>>

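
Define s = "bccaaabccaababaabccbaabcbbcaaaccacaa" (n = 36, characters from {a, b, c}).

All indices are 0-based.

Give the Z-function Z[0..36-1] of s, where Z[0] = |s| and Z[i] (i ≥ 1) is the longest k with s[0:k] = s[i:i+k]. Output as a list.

Z[0]=36
i=1: fresh scan; Z[1]=0
i=2: fresh scan; Z[2]=0
i=3: fresh scan; Z[3]=0
i=4: fresh scan; Z[4]=0
i=5: fresh scan; Z[5]=0
i=6: fresh scan; Z[6]=5 grow→box=[6,11)
i=7: min(r-i=4, Z[1]=0)=0; Z[7]=0
i=8: min(r-i=3, Z[2]=0)=0; Z[8]=0
i=9: min(r-i=2, Z[3]=0)=0; Z[9]=0
i=10: min(r-i=1, Z[4]=0)=0; Z[10]=0
i=11: fresh scan; Z[11]=1 grow→box=[11,12)
i=12: fresh scan; Z[12]=0
i=13: fresh scan; Z[13]=1 grow→box=[13,14)
i=14: fresh scan; Z[14]=0
i=15: fresh scan; Z[15]=0
i=16: fresh scan; Z[16]=3 grow→box=[16,19)
i=17: min(r-i=2, Z[1]=0)=0; Z[17]=0
i=18: min(r-i=1, Z[2]=0)=0; Z[18]=0
i=19: fresh scan; Z[19]=1 grow→box=[19,20)
i=20: fresh scan; Z[20]=0
i=21: fresh scan; Z[21]=0
i=22: fresh scan; Z[22]=2 grow→box=[22,24)
i=23: min(r-i=1, Z[1]=0)=0; Z[23]=0
i=24: fresh scan; Z[24]=1 grow→box=[24,25)
i=25: fresh scan; Z[25]=2 grow→box=[25,27)
i=26: min(r-i=1, Z[1]=0)=0; Z[26]=0
i=27: fresh scan; Z[27]=0
i=28: fresh scan; Z[28]=0
i=29: fresh scan; Z[29]=0
i=30: fresh scan; Z[30]=0
i=31: fresh scan; Z[31]=0
i=32: fresh scan; Z[32]=0
i=33: fresh scan; Z[33]=0
i=34: fresh scan; Z[34]=0
i=35: fresh scan; Z[35]=0

[36, 0, 0, 0, 0, 0, 5, 0, 0, 0, 0, 1, 0, 1, 0, 0, 3, 0, 0, 1, 0, 0, 2, 0, 1, 2, 0, 0, 0, 0, 0, 0, 0, 0, 0, 0]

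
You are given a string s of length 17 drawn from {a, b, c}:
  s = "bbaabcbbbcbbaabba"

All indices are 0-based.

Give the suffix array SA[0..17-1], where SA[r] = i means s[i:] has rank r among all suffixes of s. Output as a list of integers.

sorted suffixes:
  #0 SA[0]=16  'a'
  #1 SA[1]=12  'aabba'
  #2 SA[2]=2  'aabcbbbcbbaabba'
  #3 SA[3]=13  'abba'
  #4 SA[4]=3  'abcbbbcbbaabba'
  #5 SA[5]=15  'ba'
  #6 SA[6]=11  'baabba'
  #7 SA[7]=1  'baabcbbbcbbaabba'
  #8 SA[8]=14  'bba'
  #9 SA[9]=10  'bbaabba'
  #10 SA[10]=0  'bbaabcbbbcbbaabba'
  #11 SA[11]=6  'bbbcbbaabba'
  #12 SA[12]=7  'bbcbbaabba'
  #13 SA[13]=8  'bcbbaabba'
  #14 SA[14]=4  'bcbbbcbbaabba'
  #15 SA[15]=9  'cbbaabba'
  #16 SA[16]=5  'cbbbcbbaabba'

[16, 12, 2, 13, 3, 15, 11, 1, 14, 10, 0, 6, 7, 8, 4, 9, 5]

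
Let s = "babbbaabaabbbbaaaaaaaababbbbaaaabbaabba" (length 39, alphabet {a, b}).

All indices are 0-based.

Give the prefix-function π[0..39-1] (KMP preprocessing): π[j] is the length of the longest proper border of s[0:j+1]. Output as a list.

[0, 0, 1, 1, 1, 2, 0, 1, 2, 0, 1, 1, 1, 1, 2, 0, 0, 0, 0, 0, 0, 0, 1, 2, 3, 4, 5, 1, 2, 0, 0, 0, 1, 1, 2, 0, 1, 1, 2]

π[0] = 0
j=1 s[j]='a': π[1]=0 (border '')
j=2 s[j]='b': π[2]=1 (border 'b')
j=3 s[j]='b': k: 1→0; π[3]=1 (border 'b')
j=4 s[j]='b': k: 1→0; π[4]=1 (border 'b')
j=5 s[j]='a': π[5]=2 (border 'ba')
j=6 s[j]='a': k: 2→0; π[6]=0 (border '')
j=7 s[j]='b': π[7]=1 (border 'b')
j=8 s[j]='a': π[8]=2 (border 'ba')
j=9 s[j]='a': k: 2→0; π[9]=0 (border '')
j=10 s[j]='b': π[10]=1 (border 'b')
j=11 s[j]='b': k: 1→0; π[11]=1 (border 'b')
j=12 s[j]='b': k: 1→0; π[12]=1 (border 'b')
j=13 s[j]='b': k: 1→0; π[13]=1 (border 'b')
j=14 s[j]='a': π[14]=2 (border 'ba')
j=15 s[j]='a': k: 2→0; π[15]=0 (border '')
j=16 s[j]='a': π[16]=0 (border '')
j=17 s[j]='a': π[17]=0 (border '')
j=18 s[j]='a': π[18]=0 (border '')
j=19 s[j]='a': π[19]=0 (border '')
j=20 s[j]='a': π[20]=0 (border '')
j=21 s[j]='a': π[21]=0 (border '')
j=22 s[j]='b': π[22]=1 (border 'b')
j=23 s[j]='a': π[23]=2 (border 'ba')
j=24 s[j]='b': π[24]=3 (border 'bab')
j=25 s[j]='b': π[25]=4 (border 'babb')
j=26 s[j]='b': π[26]=5 (border 'babbb')
j=27 s[j]='b': k: 5→1→0; π[27]=1 (border 'b')
j=28 s[j]='a': π[28]=2 (border 'ba')
j=29 s[j]='a': k: 2→0; π[29]=0 (border '')
j=30 s[j]='a': π[30]=0 (border '')
j=31 s[j]='a': π[31]=0 (border '')
j=32 s[j]='b': π[32]=1 (border 'b')
j=33 s[j]='b': k: 1→0; π[33]=1 (border 'b')
j=34 s[j]='a': π[34]=2 (border 'ba')
j=35 s[j]='a': k: 2→0; π[35]=0 (border '')
j=36 s[j]='b': π[36]=1 (border 'b')
j=37 s[j]='b': k: 1→0; π[37]=1 (border 'b')
j=38 s[j]='a': π[38]=2 (border 'ba')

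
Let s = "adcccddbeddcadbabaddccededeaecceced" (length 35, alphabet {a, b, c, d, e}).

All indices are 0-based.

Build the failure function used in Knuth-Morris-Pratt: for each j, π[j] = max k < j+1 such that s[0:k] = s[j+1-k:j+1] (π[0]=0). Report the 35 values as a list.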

<<

**Assigned task:** The whole listing, restated word for word, is the expected answer.

**Solution:**
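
Define s = "bccaaabccaababaabccbaabcbbcaaaccacaa" (n = 36, characters from {a, b, c}).

All indices are 0-based.

Give the Z-function Z[0..36-1] of s, where Z[0] = |s| and Z[i] (i ≥ 1) is the longest k with s[0:k] = s[i:i+k]. Output as a list.

Z[0]=36
i=1: fresh scan; Z[1]=0
i=2: fresh scan; Z[2]=0
i=3: fresh scan; Z[3]=0
i=4: fresh scan; Z[4]=0
i=5: fresh scan; Z[5]=0
i=6: fresh scan; Z[6]=5 grow→box=[6,11)
i=7: min(r-i=4, Z[1]=0)=0; Z[7]=0
i=8: min(r-i=3, Z[2]=0)=0; Z[8]=0
i=9: min(r-i=2, Z[3]=0)=0; Z[9]=0
i=10: min(r-i=1, Z[4]=0)=0; Z[10]=0
i=11: fresh scan; Z[11]=1 grow→box=[11,12)
i=12: fresh scan; Z[12]=0
i=13: fresh scan; Z[13]=1 grow→box=[13,14)
i=14: fresh scan; Z[14]=0
i=15: fresh scan; Z[15]=0
i=16: fresh scan; Z[16]=3 grow→box=[16,19)
i=17: min(r-i=2, Z[1]=0)=0; Z[17]=0
i=18: min(r-i=1, Z[2]=0)=0; Z[18]=0
i=19: fresh scan; Z[19]=1 grow→box=[19,20)
i=20: fresh scan; Z[20]=0
i=21: fresh scan; Z[21]=0
i=22: fresh scan; Z[22]=2 grow→box=[22,24)
i=23: min(r-i=1, Z[1]=0)=0; Z[23]=0
i=24: fresh scan; Z[24]=1 grow→box=[24,25)
i=25: fresh scan; Z[25]=2 grow→box=[25,27)
i=26: min(r-i=1, Z[1]=0)=0; Z[26]=0
i=27: fresh scan; Z[27]=0
i=28: fresh scan; Z[28]=0
i=29: fresh scan; Z[29]=0
i=30: fresh scan; Z[30]=0
i=31: fresh scan; Z[31]=0
i=32: fresh scan; Z[32]=0
i=33: fresh scan; Z[33]=0
i=34: fresh scan; Z[34]=0
i=35: fresh scan; Z[35]=0

[36, 0, 0, 0, 0, 0, 5, 0, 0, 0, 0, 1, 0, 1, 0, 0, 3, 0, 0, 1, 0, 0, 2, 0, 1, 2, 0, 0, 0, 0, 0, 0, 0, 0, 0, 0]

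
You are given a string s of length 17 drawn from {a, b, c}:
  s = "bbaabcbbbcbbaabba"

All indices are 0-based.

Give the suffix array SA[0..17-1], where SA[r] = i means s[i:] has rank r among all suffixes of s. Output as a list of integers.

sorted suffixes:
  #0 SA[0]=16  'a'
  #1 SA[1]=12  'aabba'
  #2 SA[2]=2  'aabcbbbcbbaabba'
  #3 SA[3]=13  'abba'
  #4 SA[4]=3  'abcbbbcbbaabba'
  #5 SA[5]=15  'ba'
  #6 SA[6]=11  'baabba'
  #7 SA[7]=1  'baabcbbbcbbaabba'
  #8 SA[8]=14  'bba'
  #9 SA[9]=10  'bbaabba'
  #10 SA[10]=0  'bbaabcbbbcbbaabba'
  #11 SA[11]=6  'bbbcbbaabba'
  #12 SA[12]=7  'bbcbbaabba'
  #13 SA[13]=8  'bcbbaabba'
  #14 SA[14]=4  'bcbbbcbbaabba'
  #15 SA[15]=9  'cbbaabba'
  #16 SA[16]=5  'cbbbcbbaabba'

[16, 12, 2, 13, 3, 15, 11, 1, 14, 10, 0, 6, 7, 8, 4, 9, 5]

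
Let s = "babbbaabaabbbbaaaaaaaababbbbaaaabbaabba" (length 39, alphabet {a, b}).

All indices are 0-based.

Give the prefix-function π[0..39-1] (KMP preprocessing): π[j] is the length of the longest proper border of s[0:j+1]. Output as a list.

[0, 0, 1, 1, 1, 2, 0, 1, 2, 0, 1, 1, 1, 1, 2, 0, 0, 0, 0, 0, 0, 0, 1, 2, 3, 4, 5, 1, 2, 0, 0, 0, 1, 1, 2, 0, 1, 1, 2]

π[0] = 0
j=1 s[j]='a': π[1]=0 (border '')
j=2 s[j]='b': π[2]=1 (border 'b')
j=3 s[j]='b': k: 1→0; π[3]=1 (border 'b')
j=4 s[j]='b': k: 1→0; π[4]=1 (border 'b')
j=5 s[j]='a': π[5]=2 (border 'ba')
j=6 s[j]='a': k: 2→0; π[6]=0 (border '')
j=7 s[j]='b': π[7]=1 (border 'b')
j=8 s[j]='a': π[8]=2 (border 'ba')
j=9 s[j]='a': k: 2→0; π[9]=0 (border '')
j=10 s[j]='b': π[10]=1 (border 'b')
j=11 s[j]='b': k: 1→0; π[11]=1 (border 'b')
j=12 s[j]='b': k: 1→0; π[12]=1 (border 'b')
j=13 s[j]='b': k: 1→0; π[13]=1 (border 'b')
j=14 s[j]='a': π[14]=2 (border 'ba')
j=15 s[j]='a': k: 2→0; π[15]=0 (border '')
j=16 s[j]='a': π[16]=0 (border '')
j=17 s[j]='a': π[17]=0 (border '')
j=18 s[j]='a': π[18]=0 (border '')
j=19 s[j]='a': π[19]=0 (border '')
j=20 s[j]='a': π[20]=0 (border '')
j=21 s[j]='a': π[21]=0 (border '')
j=22 s[j]='b': π[22]=1 (border 'b')
j=23 s[j]='a': π[23]=2 (border 'ba')
j=24 s[j]='b': π[24]=3 (border 'bab')
j=25 s[j]='b': π[25]=4 (border 'babb')
j=26 s[j]='b': π[26]=5 (border 'babbb')
j=27 s[j]='b': k: 5→1→0; π[27]=1 (border 'b')
j=28 s[j]='a': π[28]=2 (border 'ba')
j=29 s[j]='a': k: 2→0; π[29]=0 (border '')
j=30 s[j]='a': π[30]=0 (border '')
j=31 s[j]='a': π[31]=0 (border '')
j=32 s[j]='b': π[32]=1 (border 'b')
j=33 s[j]='b': k: 1→0; π[33]=1 (border 'b')
j=34 s[j]='a': π[34]=2 (border 'ba')
j=35 s[j]='a': k: 2→0; π[35]=0 (border '')
j=36 s[j]='b': π[36]=1 (border 'b')
j=37 s[j]='b': k: 1→0; π[37]=1 (border 'b')
j=38 s[j]='a': π[38]=2 (border 'ba')

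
Let s = "adcccddbeddcadbabaddccededeaecceced" (length 35, alphabet {a, b, c, d, e}).

All indices are 0-based.

Build the failure function used in Knuth-Morris-Pratt: for each j, π[j] = max k < j+1 such that s[0:k] = s[j+1-k:j+1] (π[0]=0). Report the 35 values as a list.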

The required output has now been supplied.